▸ Source records
-- Opening Marker --

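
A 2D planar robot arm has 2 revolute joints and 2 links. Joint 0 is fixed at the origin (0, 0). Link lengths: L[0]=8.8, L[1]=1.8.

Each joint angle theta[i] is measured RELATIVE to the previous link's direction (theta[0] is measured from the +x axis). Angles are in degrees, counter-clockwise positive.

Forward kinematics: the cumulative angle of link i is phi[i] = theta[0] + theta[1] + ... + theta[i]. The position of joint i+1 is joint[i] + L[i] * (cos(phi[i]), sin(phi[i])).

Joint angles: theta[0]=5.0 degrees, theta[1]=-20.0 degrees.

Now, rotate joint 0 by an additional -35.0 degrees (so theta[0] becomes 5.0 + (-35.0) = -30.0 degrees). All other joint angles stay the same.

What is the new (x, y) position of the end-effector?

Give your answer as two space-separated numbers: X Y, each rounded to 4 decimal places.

joint[0] = (0.0000, 0.0000)  (base)
link 0: phi[0] = -30 = -30 deg
  cos(-30 deg) = 0.8660, sin(-30 deg) = -0.5000
  joint[1] = (0.0000, 0.0000) + 8.8 * (0.8660, -0.5000) = (0.0000 + 7.6210, 0.0000 + -4.4000) = (7.6210, -4.4000)
link 1: phi[1] = -30 + -20 = -50 deg
  cos(-50 deg) = 0.6428, sin(-50 deg) = -0.7660
  joint[2] = (7.6210, -4.4000) + 1.8 * (0.6428, -0.7660) = (7.6210 + 1.1570, -4.4000 + -1.3789) = (8.7780, -5.7789)
End effector: (8.7780, -5.7789)

Answer: 8.7780 -5.7789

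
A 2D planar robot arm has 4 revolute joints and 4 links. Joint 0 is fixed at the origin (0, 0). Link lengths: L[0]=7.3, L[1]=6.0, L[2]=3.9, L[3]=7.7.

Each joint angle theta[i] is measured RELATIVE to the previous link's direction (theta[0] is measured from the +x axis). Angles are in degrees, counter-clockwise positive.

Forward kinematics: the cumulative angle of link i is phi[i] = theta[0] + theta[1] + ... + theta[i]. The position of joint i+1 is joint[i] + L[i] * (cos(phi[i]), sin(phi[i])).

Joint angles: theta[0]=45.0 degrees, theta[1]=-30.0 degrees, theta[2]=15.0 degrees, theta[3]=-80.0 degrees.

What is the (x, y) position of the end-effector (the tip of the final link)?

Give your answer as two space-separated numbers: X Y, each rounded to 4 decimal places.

Answer: 19.2844 2.7663

Derivation:
joint[0] = (0.0000, 0.0000)  (base)
link 0: phi[0] = 45 = 45 deg
  cos(45 deg) = 0.7071, sin(45 deg) = 0.7071
  joint[1] = (0.0000, 0.0000) + 7.3 * (0.7071, 0.7071) = (0.0000 + 5.1619, 0.0000 + 5.1619) = (5.1619, 5.1619)
link 1: phi[1] = 45 + -30 = 15 deg
  cos(15 deg) = 0.9659, sin(15 deg) = 0.2588
  joint[2] = (5.1619, 5.1619) + 6 * (0.9659, 0.2588) = (5.1619 + 5.7956, 5.1619 + 1.5529) = (10.9574, 6.7148)
link 2: phi[2] = 45 + -30 + 15 = 30 deg
  cos(30 deg) = 0.8660, sin(30 deg) = 0.5000
  joint[3] = (10.9574, 6.7148) + 3.9 * (0.8660, 0.5000) = (10.9574 + 3.3775, 6.7148 + 1.9500) = (14.3349, 8.6648)
link 3: phi[3] = 45 + -30 + 15 + -80 = -50 deg
  cos(-50 deg) = 0.6428, sin(-50 deg) = -0.7660
  joint[4] = (14.3349, 8.6648) + 7.7 * (0.6428, -0.7660) = (14.3349 + 4.9495, 8.6648 + -5.8985) = (19.2844, 2.7663)
End effector: (19.2844, 2.7663)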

-- Closing Marker --

▸ REQUIREMENT
Copy only the stretch running from the line containing "A 2D planar robot arm has 4" to the final line of the entries, both ends included, exactly as it stands.

▸ TASK OUTPUT
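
A 2D planar robot arm has 4 revolute joints and 4 links. Joint 0 is fixed at the origin (0, 0). Link lengths: L[0]=7.3, L[1]=6.0, L[2]=3.9, L[3]=7.7.

Each joint angle theta[i] is measured RELATIVE to the previous link's direction (theta[0] is measured from the +x axis). Angles are in degrees, counter-clockwise positive.

Forward kinematics: the cumulative angle of link i is phi[i] = theta[0] + theta[1] + ... + theta[i]. The position of joint i+1 is joint[i] + L[i] * (cos(phi[i]), sin(phi[i])).

Joint angles: theta[0]=45.0 degrees, theta[1]=-30.0 degrees, theta[2]=15.0 degrees, theta[3]=-80.0 degrees.

What is the (x, y) position of the end-effector (the tip of the final link)?

Give your answer as two space-separated numbers: X Y, each rounded to 4 decimal places.

Answer: 19.2844 2.7663

Derivation:
joint[0] = (0.0000, 0.0000)  (base)
link 0: phi[0] = 45 = 45 deg
  cos(45 deg) = 0.7071, sin(45 deg) = 0.7071
  joint[1] = (0.0000, 0.0000) + 7.3 * (0.7071, 0.7071) = (0.0000 + 5.1619, 0.0000 + 5.1619) = (5.1619, 5.1619)
link 1: phi[1] = 45 + -30 = 15 deg
  cos(15 deg) = 0.9659, sin(15 deg) = 0.2588
  joint[2] = (5.1619, 5.1619) + 6 * (0.9659, 0.2588) = (5.1619 + 5.7956, 5.1619 + 1.5529) = (10.9574, 6.7148)
link 2: phi[2] = 45 + -30 + 15 = 30 deg
  cos(30 deg) = 0.8660, sin(30 deg) = 0.5000
  joint[3] = (10.9574, 6.7148) + 3.9 * (0.8660, 0.5000) = (10.9574 + 3.3775, 6.7148 + 1.9500) = (14.3349, 8.6648)
link 3: phi[3] = 45 + -30 + 15 + -80 = -50 deg
  cos(-50 deg) = 0.6428, sin(-50 deg) = -0.7660
  joint[4] = (14.3349, 8.6648) + 7.7 * (0.6428, -0.7660) = (14.3349 + 4.9495, 8.6648 + -5.8985) = (19.2844, 2.7663)
End effector: (19.2844, 2.7663)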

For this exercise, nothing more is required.